Top of Source data

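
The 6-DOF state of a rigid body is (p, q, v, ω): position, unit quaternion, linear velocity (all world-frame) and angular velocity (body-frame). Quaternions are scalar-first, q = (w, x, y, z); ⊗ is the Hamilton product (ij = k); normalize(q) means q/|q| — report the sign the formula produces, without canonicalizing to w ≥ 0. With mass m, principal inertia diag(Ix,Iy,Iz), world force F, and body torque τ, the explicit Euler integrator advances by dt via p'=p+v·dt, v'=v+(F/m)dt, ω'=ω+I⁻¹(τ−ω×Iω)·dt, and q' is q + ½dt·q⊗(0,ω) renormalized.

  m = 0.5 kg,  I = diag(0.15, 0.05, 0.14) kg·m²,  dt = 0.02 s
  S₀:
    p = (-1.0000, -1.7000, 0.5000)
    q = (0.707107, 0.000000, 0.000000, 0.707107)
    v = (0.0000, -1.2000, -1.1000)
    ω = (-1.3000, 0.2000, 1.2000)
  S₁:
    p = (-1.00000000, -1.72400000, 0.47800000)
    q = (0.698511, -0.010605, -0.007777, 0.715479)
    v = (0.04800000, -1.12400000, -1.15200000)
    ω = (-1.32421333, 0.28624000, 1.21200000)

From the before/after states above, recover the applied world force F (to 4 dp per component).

F = (1.2000, 1.9000, -1.3000)

v₁ − v₀ = (0.04800000, 0.07600000, -0.05200000)
applied force F = (1.2000, 1.9000, -1.3000)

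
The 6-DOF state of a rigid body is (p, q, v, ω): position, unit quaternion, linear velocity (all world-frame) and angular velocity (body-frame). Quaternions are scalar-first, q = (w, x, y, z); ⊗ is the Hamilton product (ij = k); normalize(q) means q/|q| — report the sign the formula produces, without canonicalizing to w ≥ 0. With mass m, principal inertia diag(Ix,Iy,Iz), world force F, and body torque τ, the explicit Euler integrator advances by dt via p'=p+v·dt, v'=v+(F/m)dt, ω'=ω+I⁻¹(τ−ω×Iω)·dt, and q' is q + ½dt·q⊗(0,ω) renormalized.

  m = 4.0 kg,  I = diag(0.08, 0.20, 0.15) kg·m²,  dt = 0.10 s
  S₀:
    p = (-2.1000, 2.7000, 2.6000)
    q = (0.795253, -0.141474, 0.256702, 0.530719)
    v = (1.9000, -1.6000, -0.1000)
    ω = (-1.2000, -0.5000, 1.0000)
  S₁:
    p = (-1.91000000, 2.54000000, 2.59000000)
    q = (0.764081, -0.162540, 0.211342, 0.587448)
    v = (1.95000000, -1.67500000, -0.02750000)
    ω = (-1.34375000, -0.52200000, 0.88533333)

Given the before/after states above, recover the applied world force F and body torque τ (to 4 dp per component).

Δv = v₁−v₀ = (0.05000000, -0.07500000, 0.07250000)
m·(v₁−v₀)/dt = (2.0000, -3.0000, 2.9000)
Δω = ω₁−ω₀ = (-0.14375000, -0.02200000, -0.11466667)
applied torque τ = (-0.0900, 0.0400, -0.1000)

F = (2.0000, -3.0000, 2.9000)
τ = (-0.0900, 0.0400, -0.1000)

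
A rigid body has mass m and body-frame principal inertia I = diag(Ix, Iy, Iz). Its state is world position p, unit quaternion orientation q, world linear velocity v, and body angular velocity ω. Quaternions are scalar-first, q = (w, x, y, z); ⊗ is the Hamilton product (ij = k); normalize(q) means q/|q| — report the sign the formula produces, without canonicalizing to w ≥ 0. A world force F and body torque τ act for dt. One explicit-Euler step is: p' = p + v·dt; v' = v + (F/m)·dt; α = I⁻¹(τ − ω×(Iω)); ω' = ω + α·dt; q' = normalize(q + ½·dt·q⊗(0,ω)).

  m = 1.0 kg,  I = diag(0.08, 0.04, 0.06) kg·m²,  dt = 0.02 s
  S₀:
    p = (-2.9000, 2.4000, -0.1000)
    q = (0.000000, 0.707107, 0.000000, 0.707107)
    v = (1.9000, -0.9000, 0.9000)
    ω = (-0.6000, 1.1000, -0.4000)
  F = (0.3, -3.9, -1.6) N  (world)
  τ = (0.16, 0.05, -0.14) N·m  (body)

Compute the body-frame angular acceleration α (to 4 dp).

gyro term ω×Iω = (-0.0088, 0.0048, 0.0264)
α = I⁻¹(τ − ω×Iω) = (2.1100, 1.1300, -2.7733)

α = (2.1100, 1.1300, -2.7733)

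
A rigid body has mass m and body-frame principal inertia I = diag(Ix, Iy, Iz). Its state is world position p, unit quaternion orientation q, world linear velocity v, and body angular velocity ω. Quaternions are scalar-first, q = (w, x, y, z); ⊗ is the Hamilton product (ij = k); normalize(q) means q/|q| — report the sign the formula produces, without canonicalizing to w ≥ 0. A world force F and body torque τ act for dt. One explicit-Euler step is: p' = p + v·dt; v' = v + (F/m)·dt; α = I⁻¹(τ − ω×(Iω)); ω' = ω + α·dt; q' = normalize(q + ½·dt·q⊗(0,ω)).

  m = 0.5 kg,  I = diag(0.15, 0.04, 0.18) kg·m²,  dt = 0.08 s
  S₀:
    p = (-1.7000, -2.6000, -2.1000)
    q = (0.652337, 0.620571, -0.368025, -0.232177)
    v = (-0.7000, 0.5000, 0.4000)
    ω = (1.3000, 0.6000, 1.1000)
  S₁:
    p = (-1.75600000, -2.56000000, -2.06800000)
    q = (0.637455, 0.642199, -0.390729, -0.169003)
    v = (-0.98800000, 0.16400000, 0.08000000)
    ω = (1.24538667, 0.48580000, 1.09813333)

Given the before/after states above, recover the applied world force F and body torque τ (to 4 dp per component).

v₁ − v₀ = (-0.28800000, -0.33600000, -0.32000000)
m·(v₁−v₀)/dt = (-1.8000, -2.1000, -2.0000)
ω₁ − ω₀ = (-0.05461333, -0.11420000, -0.00186667)
gyro term ω₀×Iω₀ = (0.0924, -0.0429, -0.0858)
applied torque τ = (-0.0100, -0.1000, -0.0900)

F = (-1.8000, -2.1000, -2.0000)
τ = (-0.0100, -0.1000, -0.0900)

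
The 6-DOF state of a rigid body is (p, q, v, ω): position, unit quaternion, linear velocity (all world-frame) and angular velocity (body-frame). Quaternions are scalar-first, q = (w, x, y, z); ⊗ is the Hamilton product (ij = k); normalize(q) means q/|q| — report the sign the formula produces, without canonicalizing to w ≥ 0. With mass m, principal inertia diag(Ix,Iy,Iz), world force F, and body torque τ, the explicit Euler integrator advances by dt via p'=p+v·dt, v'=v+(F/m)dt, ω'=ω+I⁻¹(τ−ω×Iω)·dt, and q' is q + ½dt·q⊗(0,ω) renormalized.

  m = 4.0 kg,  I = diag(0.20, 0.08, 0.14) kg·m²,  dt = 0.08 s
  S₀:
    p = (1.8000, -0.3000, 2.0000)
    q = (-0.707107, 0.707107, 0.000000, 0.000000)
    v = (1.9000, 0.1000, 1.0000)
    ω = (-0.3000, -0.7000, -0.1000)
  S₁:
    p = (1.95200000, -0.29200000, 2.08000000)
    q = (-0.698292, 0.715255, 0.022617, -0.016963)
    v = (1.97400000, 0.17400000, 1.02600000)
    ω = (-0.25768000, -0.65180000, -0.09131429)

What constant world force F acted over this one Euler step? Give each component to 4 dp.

v₁ − v₀ = (0.07400000, 0.07400000, 0.02600000)
m·(v₁−v₀)/dt = (3.7000, 3.7000, 1.3000)

F = (3.7000, 3.7000, 1.3000)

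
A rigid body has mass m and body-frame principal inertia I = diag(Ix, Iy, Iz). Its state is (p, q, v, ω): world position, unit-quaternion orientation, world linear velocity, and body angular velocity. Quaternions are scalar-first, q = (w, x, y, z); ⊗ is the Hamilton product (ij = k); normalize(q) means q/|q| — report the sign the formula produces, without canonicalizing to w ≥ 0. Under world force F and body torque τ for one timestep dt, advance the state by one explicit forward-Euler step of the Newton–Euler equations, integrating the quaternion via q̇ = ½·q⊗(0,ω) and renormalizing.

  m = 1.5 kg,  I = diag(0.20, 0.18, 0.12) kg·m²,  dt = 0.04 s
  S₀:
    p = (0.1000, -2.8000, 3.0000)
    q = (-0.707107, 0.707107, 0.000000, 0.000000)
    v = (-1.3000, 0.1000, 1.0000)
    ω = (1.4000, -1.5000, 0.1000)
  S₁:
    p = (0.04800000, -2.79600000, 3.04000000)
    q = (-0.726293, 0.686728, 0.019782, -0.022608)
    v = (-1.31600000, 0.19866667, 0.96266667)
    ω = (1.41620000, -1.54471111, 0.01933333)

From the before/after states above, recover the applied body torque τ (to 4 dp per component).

τ = (0.0900, -0.1900, -0.2000)

ω₁ − ω₀ = (0.01620000, -0.04471111, -0.08066667)
precession coupling = (0.0090, 0.0112, 0.0420)
τ = I·(Δω/dt) + ω₀×(Iω₀) = (0.0900, -0.1900, -0.2000)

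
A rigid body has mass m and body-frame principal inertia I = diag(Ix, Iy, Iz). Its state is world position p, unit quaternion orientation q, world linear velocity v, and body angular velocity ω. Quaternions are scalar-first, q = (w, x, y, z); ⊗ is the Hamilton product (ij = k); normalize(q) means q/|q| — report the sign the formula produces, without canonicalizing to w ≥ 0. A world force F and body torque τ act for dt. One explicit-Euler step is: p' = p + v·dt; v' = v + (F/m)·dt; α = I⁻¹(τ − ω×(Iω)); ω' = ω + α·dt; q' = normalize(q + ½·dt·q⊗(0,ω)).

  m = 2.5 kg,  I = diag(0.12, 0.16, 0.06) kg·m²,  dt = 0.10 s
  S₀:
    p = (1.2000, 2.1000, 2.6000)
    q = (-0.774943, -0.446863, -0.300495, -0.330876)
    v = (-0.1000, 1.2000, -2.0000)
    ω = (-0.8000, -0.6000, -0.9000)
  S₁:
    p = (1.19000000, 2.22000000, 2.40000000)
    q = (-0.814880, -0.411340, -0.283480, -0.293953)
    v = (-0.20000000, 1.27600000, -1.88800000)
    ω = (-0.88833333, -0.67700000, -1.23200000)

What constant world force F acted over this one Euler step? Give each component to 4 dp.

F = (-2.5000, 1.9000, 2.8000)

velocity change Δv = (-0.10000000, 0.07600000, 0.11200000)
m·(v₁−v₀)/dt = (-2.5000, 1.9000, 2.8000)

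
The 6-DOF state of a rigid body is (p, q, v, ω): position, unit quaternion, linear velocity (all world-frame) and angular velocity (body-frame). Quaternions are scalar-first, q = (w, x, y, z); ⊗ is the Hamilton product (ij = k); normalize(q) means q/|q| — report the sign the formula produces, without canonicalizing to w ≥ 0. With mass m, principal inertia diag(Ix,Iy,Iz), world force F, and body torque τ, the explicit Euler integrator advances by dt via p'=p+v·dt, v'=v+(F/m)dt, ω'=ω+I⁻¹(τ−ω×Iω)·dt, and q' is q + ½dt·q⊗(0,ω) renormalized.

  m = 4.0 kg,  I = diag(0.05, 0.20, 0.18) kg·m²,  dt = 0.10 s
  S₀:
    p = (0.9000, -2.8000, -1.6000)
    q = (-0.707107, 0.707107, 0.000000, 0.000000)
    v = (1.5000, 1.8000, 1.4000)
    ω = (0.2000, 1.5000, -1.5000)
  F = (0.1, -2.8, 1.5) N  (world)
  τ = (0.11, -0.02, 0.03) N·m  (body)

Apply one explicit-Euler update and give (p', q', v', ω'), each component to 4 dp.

p' = (1.0500, -2.6200, -1.4600)
q' = (-0.7102, 0.6961, 0.0000, 0.1055)
v' = (1.5025, 1.7300, 1.4375)
ω' = (0.3300, 1.4705, -1.5083)

a = F/m = (0.0250, -0.7000, 0.3750)
p' = p + v·dt = (1.0500, -2.6200, -1.4600)
v' = v + a·dt = (1.5025, 1.7300, 1.4375)
ω×(Iω) gyroscopic = (0.0450, 0.0390, 0.0450)
angular accel α = (1.3000, -0.2950, -0.0833)
ω' = ω + α·dt = (0.3300, 1.4705, -1.5083)
q⊗(0,ω) = (-0.1414214, -0.1414214, 0.0000000, 2.1213210)
updated quaternion q' = (-0.7102, 0.6961, 0.0000, 0.1055)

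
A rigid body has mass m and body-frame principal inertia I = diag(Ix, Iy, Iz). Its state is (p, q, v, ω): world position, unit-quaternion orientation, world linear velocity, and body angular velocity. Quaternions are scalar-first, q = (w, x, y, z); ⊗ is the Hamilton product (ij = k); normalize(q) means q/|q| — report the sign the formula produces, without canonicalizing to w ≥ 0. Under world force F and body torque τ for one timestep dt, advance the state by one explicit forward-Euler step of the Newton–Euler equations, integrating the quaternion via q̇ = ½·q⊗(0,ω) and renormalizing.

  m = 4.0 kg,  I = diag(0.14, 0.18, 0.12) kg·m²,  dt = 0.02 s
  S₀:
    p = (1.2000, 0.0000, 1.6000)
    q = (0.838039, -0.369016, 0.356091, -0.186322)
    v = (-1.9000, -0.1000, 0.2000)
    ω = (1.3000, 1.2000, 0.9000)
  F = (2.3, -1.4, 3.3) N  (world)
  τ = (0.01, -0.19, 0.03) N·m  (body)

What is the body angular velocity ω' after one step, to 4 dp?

ω' = (1.3107, 1.1763, 0.8946)

ω×(Iω) gyroscopic = (-0.0648, 0.0234, 0.0624)
α = I⁻¹(τ − ω×Iω) = (0.5343, -1.1856, -0.2700)
new body rate ω' = (1.3107, 1.1763, 0.8946)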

Bottom of Source data

What the exercise asks: With the line that has "q = (0.698511, -0.010605, -0.007777, 0.715479)" as the first and the line that has "ω = (-1.32421333, 0.28624000, 1.21200000)" as the last, repeat exactly that run of lines above and no more.

Task output:
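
    q = (0.698511, -0.010605, -0.007777, 0.715479)
    v = (0.04800000, -1.12400000, -1.15200000)
    ω = (-1.32421333, 0.28624000, 1.21200000)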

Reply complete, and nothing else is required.